Activity — Could you reproduce, word for word, everything below from the line containing "Using Hick's choice-RT" down to the line containing "n = 20 menu", with both of those lines included and no others?

Provided information —
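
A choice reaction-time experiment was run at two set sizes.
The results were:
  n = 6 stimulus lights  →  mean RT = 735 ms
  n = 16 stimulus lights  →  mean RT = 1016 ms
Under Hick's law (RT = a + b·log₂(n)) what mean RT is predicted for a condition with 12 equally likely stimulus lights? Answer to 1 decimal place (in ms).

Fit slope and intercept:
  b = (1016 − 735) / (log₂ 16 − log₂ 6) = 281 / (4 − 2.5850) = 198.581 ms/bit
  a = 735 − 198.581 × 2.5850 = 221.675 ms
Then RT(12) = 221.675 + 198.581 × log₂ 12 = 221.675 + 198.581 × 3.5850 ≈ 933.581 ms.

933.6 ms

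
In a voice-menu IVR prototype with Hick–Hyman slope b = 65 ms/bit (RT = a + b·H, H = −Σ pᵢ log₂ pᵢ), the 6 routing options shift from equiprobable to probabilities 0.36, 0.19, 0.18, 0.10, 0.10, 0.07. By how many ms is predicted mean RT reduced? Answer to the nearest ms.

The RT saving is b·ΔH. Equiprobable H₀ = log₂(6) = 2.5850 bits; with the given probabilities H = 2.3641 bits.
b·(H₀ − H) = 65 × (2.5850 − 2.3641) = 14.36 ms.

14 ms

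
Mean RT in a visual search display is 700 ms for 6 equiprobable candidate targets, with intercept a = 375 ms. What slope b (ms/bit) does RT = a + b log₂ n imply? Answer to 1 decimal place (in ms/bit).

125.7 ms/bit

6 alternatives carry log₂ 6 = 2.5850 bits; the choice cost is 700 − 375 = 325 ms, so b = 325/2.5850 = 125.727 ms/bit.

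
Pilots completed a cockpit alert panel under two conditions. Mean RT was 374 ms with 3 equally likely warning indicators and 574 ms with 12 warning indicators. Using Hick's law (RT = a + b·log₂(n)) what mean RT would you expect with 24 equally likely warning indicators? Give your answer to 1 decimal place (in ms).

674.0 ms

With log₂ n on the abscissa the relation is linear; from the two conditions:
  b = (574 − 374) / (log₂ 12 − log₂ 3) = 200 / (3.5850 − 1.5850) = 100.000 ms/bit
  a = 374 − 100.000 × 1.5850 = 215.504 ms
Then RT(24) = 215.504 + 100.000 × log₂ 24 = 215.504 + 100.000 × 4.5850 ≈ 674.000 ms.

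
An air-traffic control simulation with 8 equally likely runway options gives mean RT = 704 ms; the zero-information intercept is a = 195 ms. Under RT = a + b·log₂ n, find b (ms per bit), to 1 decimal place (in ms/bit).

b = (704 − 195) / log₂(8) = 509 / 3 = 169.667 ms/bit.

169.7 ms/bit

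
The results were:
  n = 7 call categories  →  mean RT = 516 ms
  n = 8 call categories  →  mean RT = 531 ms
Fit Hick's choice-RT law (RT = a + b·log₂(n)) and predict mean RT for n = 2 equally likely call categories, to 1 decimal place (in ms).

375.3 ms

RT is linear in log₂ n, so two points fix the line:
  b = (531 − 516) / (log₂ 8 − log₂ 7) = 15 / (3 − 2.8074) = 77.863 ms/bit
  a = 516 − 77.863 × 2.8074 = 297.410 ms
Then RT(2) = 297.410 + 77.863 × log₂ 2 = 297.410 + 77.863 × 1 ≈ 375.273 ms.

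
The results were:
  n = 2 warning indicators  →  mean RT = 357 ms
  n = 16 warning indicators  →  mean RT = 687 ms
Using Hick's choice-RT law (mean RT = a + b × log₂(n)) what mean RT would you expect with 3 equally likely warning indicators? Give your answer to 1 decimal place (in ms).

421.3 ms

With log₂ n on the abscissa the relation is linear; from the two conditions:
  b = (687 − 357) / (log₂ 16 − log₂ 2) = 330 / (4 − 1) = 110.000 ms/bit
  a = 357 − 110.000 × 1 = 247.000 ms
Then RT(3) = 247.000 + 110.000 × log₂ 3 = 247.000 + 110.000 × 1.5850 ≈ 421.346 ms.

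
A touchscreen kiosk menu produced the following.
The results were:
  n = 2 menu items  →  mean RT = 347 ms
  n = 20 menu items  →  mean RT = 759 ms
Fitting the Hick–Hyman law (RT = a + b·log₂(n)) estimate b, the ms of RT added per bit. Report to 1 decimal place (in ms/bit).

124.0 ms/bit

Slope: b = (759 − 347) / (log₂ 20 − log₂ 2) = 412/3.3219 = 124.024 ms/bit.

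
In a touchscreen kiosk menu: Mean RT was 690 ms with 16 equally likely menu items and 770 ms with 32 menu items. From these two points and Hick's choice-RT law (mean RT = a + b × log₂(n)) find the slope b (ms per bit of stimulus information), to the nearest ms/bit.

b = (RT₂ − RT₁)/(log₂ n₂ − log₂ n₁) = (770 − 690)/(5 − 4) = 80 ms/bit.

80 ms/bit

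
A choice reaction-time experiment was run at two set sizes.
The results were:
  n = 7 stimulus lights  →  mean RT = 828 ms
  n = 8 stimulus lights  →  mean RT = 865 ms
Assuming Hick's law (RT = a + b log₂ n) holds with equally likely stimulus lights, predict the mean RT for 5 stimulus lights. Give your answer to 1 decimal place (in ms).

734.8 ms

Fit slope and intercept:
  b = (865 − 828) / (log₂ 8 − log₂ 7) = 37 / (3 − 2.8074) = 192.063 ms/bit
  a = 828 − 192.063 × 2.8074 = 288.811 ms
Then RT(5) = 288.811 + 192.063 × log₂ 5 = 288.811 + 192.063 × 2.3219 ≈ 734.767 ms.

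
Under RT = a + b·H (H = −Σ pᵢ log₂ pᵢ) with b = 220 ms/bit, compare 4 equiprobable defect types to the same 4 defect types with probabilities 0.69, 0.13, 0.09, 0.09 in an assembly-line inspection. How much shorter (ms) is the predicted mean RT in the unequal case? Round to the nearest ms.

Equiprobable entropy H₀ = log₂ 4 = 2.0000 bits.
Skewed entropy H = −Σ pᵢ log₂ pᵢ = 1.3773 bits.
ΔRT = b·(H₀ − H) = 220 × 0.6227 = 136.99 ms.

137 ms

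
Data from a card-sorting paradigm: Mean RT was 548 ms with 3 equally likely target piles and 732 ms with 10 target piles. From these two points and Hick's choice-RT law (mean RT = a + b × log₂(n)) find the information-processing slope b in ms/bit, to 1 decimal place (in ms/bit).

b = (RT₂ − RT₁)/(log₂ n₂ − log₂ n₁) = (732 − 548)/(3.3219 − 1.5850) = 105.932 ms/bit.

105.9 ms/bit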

Answer box —
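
Using Hick's choice-RT law (mean RT = a + b × log₂(n)) what mean RT would you expect with 3 equally likely warning indicators? Give your answer to 1 decimal place (in ms).

421.3 ms

With log₂ n on the abscissa the relation is linear; from the two conditions:
  b = (687 − 357) / (log₂ 16 − log₂ 2) = 330 / (4 − 1) = 110.000 ms/bit
  a = 357 − 110.000 × 1 = 247.000 ms
Then RT(3) = 247.000 + 110.000 × log₂ 3 = 247.000 + 110.000 × 1.5850 ≈ 421.346 ms.

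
A touchscreen kiosk menu produced the following.
The results were:
  n = 2 menu items  →  mean RT = 347 ms
  n = 20 menu items  →  mean RT = 759 ms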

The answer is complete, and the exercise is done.